▶ _PROBLEM DESCRIPTION_
How many of the lines below hold the string "body"? Say only the number.

▶ _DATA FOR ANALYSIS_
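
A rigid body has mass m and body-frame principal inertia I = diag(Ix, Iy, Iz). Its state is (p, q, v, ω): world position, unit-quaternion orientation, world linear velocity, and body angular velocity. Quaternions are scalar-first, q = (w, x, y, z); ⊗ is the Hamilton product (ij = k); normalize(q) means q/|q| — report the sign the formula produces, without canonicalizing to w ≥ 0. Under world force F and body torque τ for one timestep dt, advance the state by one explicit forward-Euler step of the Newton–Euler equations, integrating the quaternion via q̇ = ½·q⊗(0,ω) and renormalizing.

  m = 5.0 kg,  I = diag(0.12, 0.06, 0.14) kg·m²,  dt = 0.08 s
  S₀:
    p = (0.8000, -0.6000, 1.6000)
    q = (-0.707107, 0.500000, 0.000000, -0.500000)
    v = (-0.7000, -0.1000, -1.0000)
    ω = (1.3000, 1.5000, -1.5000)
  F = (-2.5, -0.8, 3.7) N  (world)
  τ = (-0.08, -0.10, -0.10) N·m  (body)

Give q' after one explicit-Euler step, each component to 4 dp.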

▶ _ANSWER TO THE PROBLEM_
2